== Data extract ==

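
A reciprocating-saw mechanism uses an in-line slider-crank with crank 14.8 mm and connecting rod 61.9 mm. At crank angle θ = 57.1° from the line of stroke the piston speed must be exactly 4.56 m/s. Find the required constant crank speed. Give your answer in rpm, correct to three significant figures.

For an in-line slider-crank, |v_piston| = rω|sinθ|·[1 + r cosθ/√(L² − r² sin²θ)].
With r = 0.0148 m, L = 0.0619 m, θ = 57.1°: the bracketed kinematic factor |dx/dθ| = 0.014074 m.
ω = v/|dx/dθ| = 4.56/0.014074 = 324.01 rad/s.
N = 60ω/(2π) = 3094 rpm.

3090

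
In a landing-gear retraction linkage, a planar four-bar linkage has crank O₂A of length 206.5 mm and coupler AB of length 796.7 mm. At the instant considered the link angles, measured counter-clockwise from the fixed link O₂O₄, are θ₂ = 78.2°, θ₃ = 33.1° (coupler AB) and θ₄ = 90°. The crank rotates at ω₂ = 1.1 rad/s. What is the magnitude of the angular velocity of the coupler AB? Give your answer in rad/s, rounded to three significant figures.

0.0696

ω₂ = 1.1 rad/s
Differentiating the loop-closure r₂e^{iθ₂}+r₃e^{iθ₃}=r₁+r₄e^{iθ₄} gives r₂ω₂e^{iθ₂}+r₃ω₃e^{iθ₃}=r₄ω₄e^{iθ₄}.
Eliminating the other unknown: ω₃ = r₂ω₂ sin(θ₄−θ₂) / [r₃ sin(θ₃−θ₄)].
Numerator sine = +0.20450; denominator sine = -0.83772.
Result = 0.2065·1.1·(+0.20450) / (0.7967·(-0.83772)) = -0.069599 rad/s; magnitude 0.069599 rad/s.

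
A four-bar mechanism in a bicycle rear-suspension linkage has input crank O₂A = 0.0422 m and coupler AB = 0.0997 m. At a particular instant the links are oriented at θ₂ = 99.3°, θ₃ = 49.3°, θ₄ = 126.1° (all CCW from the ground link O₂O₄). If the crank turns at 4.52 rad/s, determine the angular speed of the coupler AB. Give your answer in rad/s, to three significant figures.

0.886

ω₂ = 4.52 rad/s
Differentiating the loop-closure r₂e^{iθ₂}+r₃e^{iθ₃}=r₁+r₄e^{iθ₄} gives r₂ω₂e^{iθ₂}+r₃ω₃e^{iθ₃}=r₄ω₄e^{iθ₄}.
Eliminating the other unknown: ω₃ = r₂ω₂ sin(θ₄−θ₂) / [r₃ sin(θ₃−θ₄)].
Numerator sine = +0.45088; denominator sine = -0.97358.
Result = 0.0422·4.52·(+0.45088) / (0.0997·(-0.97358)) = -0.88602 rad/s; magnitude 0.88602 rad/s.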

===

The reply must hold exactly the lines from the one containing "In a landing-gear" to the last line of the entries, and nothing more.

** Exercise result **
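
In a landing-gear retraction linkage, a planar four-bar linkage has crank O₂A of length 206.5 mm and coupler AB of length 796.7 mm. At the instant considered the link angles, measured counter-clockwise from the fixed link O₂O₄, are θ₂ = 78.2°, θ₃ = 33.1° (coupler AB) and θ₄ = 90°. The crank rotates at ω₂ = 1.1 rad/s. What is the magnitude of the angular velocity of the coupler AB? Give your answer in rad/s, rounded to three significant figures.

0.0696

ω₂ = 1.1 rad/s
Differentiating the loop-closure r₂e^{iθ₂}+r₃e^{iθ₃}=r₁+r₄e^{iθ₄} gives r₂ω₂e^{iθ₂}+r₃ω₃e^{iθ₃}=r₄ω₄e^{iθ₄}.
Eliminating the other unknown: ω₃ = r₂ω₂ sin(θ₄−θ₂) / [r₃ sin(θ₃−θ₄)].
Numerator sine = +0.20450; denominator sine = -0.83772.
Result = 0.2065·1.1·(+0.20450) / (0.7967·(-0.83772)) = -0.069599 rad/s; magnitude 0.069599 rad/s.

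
A four-bar mechanism in a bicycle rear-suspension linkage has input crank O₂A = 0.0422 m and coupler AB = 0.0997 m. At a particular instant the links are oriented at θ₂ = 99.3°, θ₃ = 49.3°, θ₄ = 126.1° (all CCW from the ground link O₂O₄). If the crank turns at 4.52 rad/s, determine the angular speed of the coupler AB. Give your answer in rad/s, to three significant figures.

0.886

ω₂ = 4.52 rad/s
Differentiating the loop-closure r₂e^{iθ₂}+r₃e^{iθ₃}=r₁+r₄e^{iθ₄} gives r₂ω₂e^{iθ₂}+r₃ω₃e^{iθ₃}=r₄ω₄e^{iθ₄}.
Eliminating the other unknown: ω₃ = r₂ω₂ sin(θ₄−θ₂) / [r₃ sin(θ₃−θ₄)].
Numerator sine = +0.45088; denominator sine = -0.97358.
Result = 0.0422·4.52·(+0.45088) / (0.0997·(-0.97358)) = -0.88602 rad/s; magnitude 0.88602 rad/s.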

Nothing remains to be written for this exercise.